• **WORK INSTRUCTION**
Identify all lines of the data containing the string "DataFrames" and copy them.

• **DATA SHOWN**

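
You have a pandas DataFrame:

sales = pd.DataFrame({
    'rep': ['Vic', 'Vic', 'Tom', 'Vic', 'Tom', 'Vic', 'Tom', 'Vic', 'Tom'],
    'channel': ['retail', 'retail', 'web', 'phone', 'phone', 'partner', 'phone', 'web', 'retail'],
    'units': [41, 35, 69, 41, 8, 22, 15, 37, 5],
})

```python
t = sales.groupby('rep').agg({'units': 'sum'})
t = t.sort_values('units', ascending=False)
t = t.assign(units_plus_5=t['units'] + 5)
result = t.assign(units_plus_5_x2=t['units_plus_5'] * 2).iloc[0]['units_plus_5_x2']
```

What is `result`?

group by rep, sum of units:
     units
rep       
Tom     97
Vic    176
sort by units descending:
     units
rep       
Vic    176
Tom     97
add column units_plus_5 = t['units'] + 5:
     units  units_plus_5
rep                     
Vic    176           181
Tom     97           102
add column units_plus_5_x2 = t['units_plus_5'] * 2:
     units  units_plus_5  units_plus_5_x2
rep                                      
Vic    176           181              362
Tom     97           102              204
Finally, value at position 0, column 'units_plus_5_x2' = 362.

362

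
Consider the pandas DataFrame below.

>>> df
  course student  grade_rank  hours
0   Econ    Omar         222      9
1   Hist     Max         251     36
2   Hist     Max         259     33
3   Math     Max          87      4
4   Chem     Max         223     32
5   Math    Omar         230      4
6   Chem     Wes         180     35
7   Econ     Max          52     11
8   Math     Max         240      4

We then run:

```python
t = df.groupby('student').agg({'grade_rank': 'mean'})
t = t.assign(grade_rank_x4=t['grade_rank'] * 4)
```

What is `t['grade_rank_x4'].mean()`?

group by student, mean of grade_rank:
         grade_rank
student            
Max      185.333333
Omar     226.000000
Wes      180.000000
add column grade_rank_x4 = t['grade_rank'] * 4:
         grade_rank  grade_rank_x4
student                           
Max      185.333333     741.333333
Omar     226.000000     904.000000
Wes      180.000000     720.000000
mean of column 'grade_rank_x4' → 788.444444444

788.444444444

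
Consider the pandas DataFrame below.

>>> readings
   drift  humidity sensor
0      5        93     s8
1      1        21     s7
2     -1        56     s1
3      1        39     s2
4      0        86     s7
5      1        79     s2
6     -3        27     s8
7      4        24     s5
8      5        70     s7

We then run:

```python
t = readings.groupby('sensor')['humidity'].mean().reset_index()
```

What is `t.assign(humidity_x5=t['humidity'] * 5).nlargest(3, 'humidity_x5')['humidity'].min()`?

group by sensor, mean of humidity:
sensor
s1    56.0
s2    59.0
s5    24.0
s7    59.0
s8    60.0
Name: humidity, dtype: float64
reset_index():
  sensor  humidity
0     s1      56.0
1     s2      59.0
2     s5      24.0
3     s7      59.0
4     s8      60.0
add column humidity_x5 = t['humidity'] * 5:
  sensor  humidity  humidity_x5
0     s1      56.0        280.0
1     s2      59.0        295.0
2     s5      24.0        120.0
3     s7      59.0        295.0
4     s8      60.0        300.0
take 3 rows with largest humidity_x5:
  sensor  humidity  humidity_x5
4     s8      60.0        300.0
1     s2      59.0        295.0
3     s7      59.0        295.0

59.0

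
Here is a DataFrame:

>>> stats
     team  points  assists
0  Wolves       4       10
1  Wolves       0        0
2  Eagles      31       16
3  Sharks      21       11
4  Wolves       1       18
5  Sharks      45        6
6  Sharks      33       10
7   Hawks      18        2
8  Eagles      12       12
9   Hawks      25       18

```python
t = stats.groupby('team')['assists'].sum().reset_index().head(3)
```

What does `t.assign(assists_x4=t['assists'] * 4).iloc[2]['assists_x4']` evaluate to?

108

group by team, sum of assists:
team
Eagles    28
Hawks     20
Sharks    27
Wolves    28
Name: assists, dtype: int64
reset_index():
     team  assists
0  Eagles       28
1   Hawks       20
2  Sharks       27
3  Wolves       28
take first 3 rows:
     team  assists
0  Eagles       28
1   Hawks       20
2  Sharks       27
add column assists_x4 = t['assists'] * 4:
     team  assists  assists_x4
0  Eagles       28         112
1   Hawks       20          80
2  Sharks       27         108
Hence 108.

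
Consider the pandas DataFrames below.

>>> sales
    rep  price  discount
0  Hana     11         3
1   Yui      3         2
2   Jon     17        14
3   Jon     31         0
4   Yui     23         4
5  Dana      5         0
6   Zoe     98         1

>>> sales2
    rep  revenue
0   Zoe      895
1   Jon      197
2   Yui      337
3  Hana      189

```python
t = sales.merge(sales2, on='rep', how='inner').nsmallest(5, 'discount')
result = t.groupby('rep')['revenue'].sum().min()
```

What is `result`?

merge on 'rep' (how='inner') → 6 rows:
    rep  price  discount  revenue
0  Hana     11         3      189
1   Yui      3         2      337
2   Jon     17        14      197
3   Jon     31         0      197
4   Yui     23         4      337
5   Zoe     98         1      895
take 5 rows with smallest discount:
    rep  price  discount  revenue
3   Jon     31         0      197
5   Zoe     98         1      895
1   Yui      3         2      337
0  Hana     11         3      189
4   Yui     23         4      337
group by rep, sum of revenue:
rep
Hana    189
Jon     197
Yui     674
Zoe     895
Name: revenue, dtype: int64

189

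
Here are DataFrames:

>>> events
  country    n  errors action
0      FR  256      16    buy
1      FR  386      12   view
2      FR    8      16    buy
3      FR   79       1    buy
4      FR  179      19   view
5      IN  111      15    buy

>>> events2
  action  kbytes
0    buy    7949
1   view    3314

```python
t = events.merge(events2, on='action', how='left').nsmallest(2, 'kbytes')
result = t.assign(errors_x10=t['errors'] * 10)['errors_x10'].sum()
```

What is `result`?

310

merge on 'action' (how='left') → 6 rows:
  country    n  errors action  kbytes
0      FR  256      16    buy    7949
1      FR  386      12   view    3314
2      FR    8      16    buy    7949
3      FR   79       1    buy    7949
4      FR  179      19   view    3314
5      IN  111      15    buy    7949
take 2 rows with smallest kbytes:
  country    n  errors action  kbytes
1      FR  386      12   view    3314
4      FR  179      19   view    3314
add column errors_x10 = t['errors'] * 10:
  country    n  errors action  kbytes  errors_x10
1      FR  386      12   view    3314         120
4      FR  179      19   view    3314         190
Then the sum of column 'errors_x10': 310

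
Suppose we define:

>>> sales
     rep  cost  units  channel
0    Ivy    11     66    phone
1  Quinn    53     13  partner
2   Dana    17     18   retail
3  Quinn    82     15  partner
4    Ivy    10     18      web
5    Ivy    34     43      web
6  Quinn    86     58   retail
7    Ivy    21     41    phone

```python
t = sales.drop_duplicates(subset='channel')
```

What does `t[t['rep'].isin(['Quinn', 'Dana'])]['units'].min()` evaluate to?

drop duplicate channel (keep=first):
     rep  cost  units  channel
0    Ivy    11     66    phone
1  Quinn    53     13  partner
2   Dana    17     18   retail
4    Ivy    10     18      web
filter rows where rep in ['Quinn', 'Dana']:
     rep  cost  units  channel
1  Quinn    53     13  partner
2   Dana    17     18   retail

13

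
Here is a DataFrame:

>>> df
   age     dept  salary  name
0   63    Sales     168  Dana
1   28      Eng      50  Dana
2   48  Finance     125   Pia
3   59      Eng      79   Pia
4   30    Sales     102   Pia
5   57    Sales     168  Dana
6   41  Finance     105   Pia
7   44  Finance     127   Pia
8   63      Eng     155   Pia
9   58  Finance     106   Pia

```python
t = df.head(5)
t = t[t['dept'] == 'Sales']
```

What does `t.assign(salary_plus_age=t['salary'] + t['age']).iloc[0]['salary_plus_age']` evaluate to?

231

take first 5 rows:
   age     dept  salary  name
0   63    Sales     168  Dana
1   28      Eng      50  Dana
2   48  Finance     125   Pia
3   59      Eng      79   Pia
4   30    Sales     102   Pia
filter rows where dept == 'Sales':
   age   dept  salary  name
0   63  Sales     168  Dana
4   30  Sales     102   Pia
add column salary_plus_age = t['salary'] + t['age']:
   age   dept  salary  name  salary_plus_age
0   63  Sales     168  Dana              231
4   30  Sales     102   Pia              132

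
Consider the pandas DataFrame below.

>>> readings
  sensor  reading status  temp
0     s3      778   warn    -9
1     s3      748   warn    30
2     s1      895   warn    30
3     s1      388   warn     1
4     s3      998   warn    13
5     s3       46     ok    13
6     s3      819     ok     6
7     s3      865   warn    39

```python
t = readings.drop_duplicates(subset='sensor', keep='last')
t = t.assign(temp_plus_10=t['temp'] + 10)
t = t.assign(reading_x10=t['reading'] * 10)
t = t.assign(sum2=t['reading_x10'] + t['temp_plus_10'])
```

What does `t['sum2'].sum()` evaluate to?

12590

drop duplicate sensor (keep=last):
  sensor  reading status  temp
3     s1      388   warn     1
7     s3      865   warn    39
add column temp_plus_10 = t['temp'] + 10:
  sensor  reading status  temp  temp_plus_10
3     s1      388   warn     1            11
7     s3      865   warn    39            49
add column reading_x10 = t['reading'] * 10:
  sensor  reading status  temp  temp_plus_10  reading_x10
3     s1      388   warn     1            11         3880
7     s3      865   warn    39            49         8650
add column sum2 = t['reading_x10'] + t['temp_plus_10']:
  sensor  reading status  temp  temp_plus_10  reading_x10  sum2
3     s1      388   warn     1            11         3880  3891
7     s3      865   warn    39            49         8650  8699
Then the sum of column 'sum2': 12590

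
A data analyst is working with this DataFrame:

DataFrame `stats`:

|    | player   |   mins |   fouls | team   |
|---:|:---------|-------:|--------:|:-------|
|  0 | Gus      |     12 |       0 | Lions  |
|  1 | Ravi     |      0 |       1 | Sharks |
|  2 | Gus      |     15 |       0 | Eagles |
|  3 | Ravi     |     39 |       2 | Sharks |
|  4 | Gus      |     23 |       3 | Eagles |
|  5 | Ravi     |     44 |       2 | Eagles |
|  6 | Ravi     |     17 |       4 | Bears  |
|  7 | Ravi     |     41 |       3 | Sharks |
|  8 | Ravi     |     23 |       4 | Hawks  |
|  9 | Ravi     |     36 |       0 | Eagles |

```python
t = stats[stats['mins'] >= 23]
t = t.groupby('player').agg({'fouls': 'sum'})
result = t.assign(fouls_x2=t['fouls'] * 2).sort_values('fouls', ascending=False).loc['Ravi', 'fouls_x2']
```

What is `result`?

22

filter rows where mins >= 23:
  player  mins  fouls    team
3   Ravi    39      2  Sharks
4    Gus    23      3  Eagles
5   Ravi    44      2  Eagles
7   Ravi    41      3  Sharks
8   Ravi    23      4   Hawks
9   Ravi    36      0  Eagles
group by player, sum of fouls:
        fouls
player       
Gus         3
Ravi       11
add column fouls_x2 = t['fouls'] * 2:
        fouls  fouls_x2
player                 
Gus         3         6
Ravi       11        22
sort by fouls descending:
        fouls  fouls_x2
player                 
Ravi       11        22
Gus         3         6
Hence 22.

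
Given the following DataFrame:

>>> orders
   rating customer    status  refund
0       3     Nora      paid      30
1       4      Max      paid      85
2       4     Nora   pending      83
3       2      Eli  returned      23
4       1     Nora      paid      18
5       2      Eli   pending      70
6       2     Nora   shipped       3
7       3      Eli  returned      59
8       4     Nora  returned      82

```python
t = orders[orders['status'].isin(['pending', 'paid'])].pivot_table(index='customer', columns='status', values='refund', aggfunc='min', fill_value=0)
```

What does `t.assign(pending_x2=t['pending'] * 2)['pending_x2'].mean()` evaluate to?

102.0

filter rows where status in ['pending', 'paid']:
   rating customer   status  refund
0       3     Nora     paid      30
1       4      Max     paid      85
2       4     Nora  pending      83
4       1     Nora     paid      18
5       2      Eli  pending      70
pivot: rows=customer, cols=status, min(refund):
status    paid  pending
customer               
Eli          0       70
Max         85        0
Nora        18       83
add column pending_x2 = t['pending'] * 2:
status    paid  pending  pending_x2
customer                           
Eli          0       70         140
Max         85        0           0
Nora        18       83         166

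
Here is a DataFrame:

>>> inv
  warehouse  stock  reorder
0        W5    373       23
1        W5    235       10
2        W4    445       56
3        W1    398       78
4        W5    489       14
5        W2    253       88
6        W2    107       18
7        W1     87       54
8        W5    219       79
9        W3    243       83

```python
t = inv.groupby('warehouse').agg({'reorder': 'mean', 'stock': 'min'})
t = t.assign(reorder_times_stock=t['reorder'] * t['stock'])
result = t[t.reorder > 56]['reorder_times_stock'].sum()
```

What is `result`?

25911.0

group by warehouse: mean(reorder), min(stock):
           reorder  stock
warehouse                
W1            66.0     87
W2            53.0    107
W3            83.0    243
W4            56.0    445
W5            31.5    219
add column reorder_times_stock = t['reorder'] * t['stock']:
           reorder  stock  reorder_times_stock
warehouse                                     
W1            66.0     87               5742.0
W2            53.0    107               5671.0
W3            83.0    243              20169.0
W4            56.0    445              24920.0
W5            31.5    219               6898.5
filter rows where reorder > 56:
           reorder  stock  reorder_times_stock
warehouse                                     
W1            66.0     87               5742.0
W3            83.0    243              20169.0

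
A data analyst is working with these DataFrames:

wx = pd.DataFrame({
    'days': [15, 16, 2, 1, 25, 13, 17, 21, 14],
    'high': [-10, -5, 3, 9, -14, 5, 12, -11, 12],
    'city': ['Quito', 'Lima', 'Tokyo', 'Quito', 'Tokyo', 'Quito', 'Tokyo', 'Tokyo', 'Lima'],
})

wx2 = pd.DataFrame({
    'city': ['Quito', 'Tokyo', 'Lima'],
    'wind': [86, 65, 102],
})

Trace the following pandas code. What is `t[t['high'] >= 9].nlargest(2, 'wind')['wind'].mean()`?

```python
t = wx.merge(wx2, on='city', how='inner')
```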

• **RESPONSE TO THIS EXERCISE**
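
Consider the pandas DataFrames below.
Here are DataFrames:
A data analyst is working with these DataFrames: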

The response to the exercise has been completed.